Stored data entries:
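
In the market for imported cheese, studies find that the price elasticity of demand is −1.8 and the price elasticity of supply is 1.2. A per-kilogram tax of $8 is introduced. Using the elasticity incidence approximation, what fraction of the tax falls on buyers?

Incidence ratio: buyers' share ≈ εs / (εs + |εd|) = 1.2 / (1.2 + 1.8) = 0.4.
Supply is the less elastic side, so buyers bear the smaller share.

Buyers' share ≈ 0.4.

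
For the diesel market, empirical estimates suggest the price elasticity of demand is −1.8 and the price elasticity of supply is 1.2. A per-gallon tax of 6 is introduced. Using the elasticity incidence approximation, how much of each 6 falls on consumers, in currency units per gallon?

Consumers bear ≈ 2.4 per gallon.

Incidence ratio: consumers' share ≈ εs / (εs + |εd|) = 1.2 / (1.2 + 1.8) = 0.4.
So consumers bear ≈ 0.4 × 6 = 2.4; sellers bear 3.6.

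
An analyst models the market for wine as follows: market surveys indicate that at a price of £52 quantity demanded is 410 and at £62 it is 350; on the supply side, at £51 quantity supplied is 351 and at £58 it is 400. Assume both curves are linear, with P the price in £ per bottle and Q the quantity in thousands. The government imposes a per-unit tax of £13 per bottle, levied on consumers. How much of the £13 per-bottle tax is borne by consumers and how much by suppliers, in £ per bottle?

Demand slope: (350 − 410)/(62 − 52) = -6, so Qd = 722 − 6P.
Supply slope: (400 − 351)/(58 − 51) = 7, so Qs = 7P − 6.
Before the tax: set 722 − 6P = 7P − 6 → P* = £56, Q* = 386.
With the tax collected from consumers, demand (in seller-price terms) shifts: Qd = 722 − 6(P + 13).
New equilibrium: consumers pay £63, suppliers receive £50, Q = 344. (Wedge: Pb − Ps = 13.)
Burden on consumers: £7; on suppliers: £6. (They sum to £13.)

Consumers bear £7 per bottle; suppliers bear £6 per bottle.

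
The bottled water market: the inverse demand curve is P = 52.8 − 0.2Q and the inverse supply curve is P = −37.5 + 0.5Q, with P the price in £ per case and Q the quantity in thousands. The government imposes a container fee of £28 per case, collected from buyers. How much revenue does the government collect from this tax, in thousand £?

Rewrite in direct form: Qd = 264 − 5P and Qs = 2P + 75.
Before the tax: set 264 − 5P = 2P + 75 → P* = £27, Q* = 129.
With the tax collected from buyers, demand (in seller-price terms) shifts: Qd = 264 − 5(P + 28).
Solving gives Q = 89 with buyers paying £35 and sellers receiving £7 (the £28 wedge).
Revenue = t · Q = 28 · 89 = £2492.

Tax revenue = £2492 thousand.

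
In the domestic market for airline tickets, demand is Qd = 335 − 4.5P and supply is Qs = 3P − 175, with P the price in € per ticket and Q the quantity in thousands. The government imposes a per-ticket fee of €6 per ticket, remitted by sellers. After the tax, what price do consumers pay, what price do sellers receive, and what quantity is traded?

Before the tax: set 335 − 4.5P = 3P − 175 → P* = €68, Q* = 29.
With the tax collected from sellers, supply shifts: Qs = 3(P − 6) − 175.
Solving gives Q = 18.2 with consumers paying €70.4 and sellers receiving €64.4 (the €6 wedge).

Consumers pay €70.4; sellers receive €64.4; quantity = 18.2.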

• [WORK TO BE COMPLETED]: The entries are to be retyped in full, with no alteration.

• [REPLY]:
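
In the market for imported cheese, studies find that the price elasticity of demand is −1.8 and the price elasticity of supply is 1.2. A per-kilogram tax of $8 is introduced. Using the elasticity incidence approximation, what fraction of the tax falls on buyers?

Incidence ratio: buyers' share ≈ εs / (εs + |εd|) = 1.2 / (1.2 + 1.8) = 0.4.
Supply is the less elastic side, so buyers bear the smaller share.

Buyers' share ≈ 0.4.

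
For the diesel market, empirical estimates suggest the price elasticity of demand is −1.8 and the price elasticity of supply is 1.2. A per-gallon tax of 6 is introduced. Using the elasticity incidence approximation, how much of each 6 falls on consumers, in currency units per gallon?

Consumers bear ≈ 2.4 per gallon.

Incidence ratio: consumers' share ≈ εs / (εs + |εd|) = 1.2 / (1.2 + 1.8) = 0.4.
So consumers bear ≈ 0.4 × 6 = 2.4; sellers bear 3.6.

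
An analyst models the market for wine as follows: market surveys indicate that at a price of £52 quantity demanded is 410 and at £62 it is 350; on the supply side, at £51 quantity supplied is 351 and at £58 it is 400. Assume both curves are linear, with P the price in £ per bottle and Q the quantity in thousands. The government imposes a per-unit tax of £13 per bottle, levied on consumers. How much of the £13 per-bottle tax is borne by consumers and how much by suppliers, in £ per bottle?

Demand slope: (350 − 410)/(62 − 52) = -6, so Qd = 722 − 6P.
Supply slope: (400 − 351)/(58 − 51) = 7, so Qs = 7P − 6.
Before the tax: set 722 − 6P = 7P − 6 → P* = £56, Q* = 386.
With the tax collected from consumers, demand (in seller-price terms) shifts: Qd = 722 − 6(P + 13).
New equilibrium: consumers pay £63, suppliers receive £50, Q = 344. (Wedge: Pb − Ps = 13.)
Burden on consumers: £7; on suppliers: £6. (They sum to £13.)

Consumers bear £7 per bottle; suppliers bear £6 per bottle.

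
The bottled water market: the inverse demand curve is P = 52.8 − 0.2Q and the inverse supply curve is P = −37.5 + 0.5Q, with P the price in £ per case and Q the quantity in thousands. The government imposes a container fee of £28 per case, collected from buyers. How much revenue does the government collect from this tax, in thousand £?

Rewrite in direct form: Qd = 264 − 5P and Qs = 2P + 75.
Before the tax: set 264 − 5P = 2P + 75 → P* = £27, Q* = 129.
With the tax collected from buyers, demand (in seller-price terms) shifts: Qd = 264 − 5(P + 28).
Solving gives Q = 89 with buyers paying £35 and sellers receiving £7 (the £28 wedge).
Revenue = t · Q = 28 · 89 = £2492.

Tax revenue = £2492 thousand.

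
In the domestic market for airline tickets, demand is Qd = 335 − 4.5P and supply is Qs = 3P − 175, with P the price in € per ticket and Q the quantity in thousands. The government imposes a per-ticket fee of €6 per ticket, remitted by sellers. After the tax, what price do consumers pay, what price do sellers receive, and what quantity is traded?

Before the tax: set 335 − 4.5P = 3P − 175 → P* = €68, Q* = 29.
With the tax collected from sellers, supply shifts: Qs = 3(P − 6) − 175.
Solving gives Q = 18.2 with consumers paying €70.4 and sellers receiving €64.4 (the €6 wedge).

Consumers pay €70.4; sellers receive €64.4; quantity = 18.2.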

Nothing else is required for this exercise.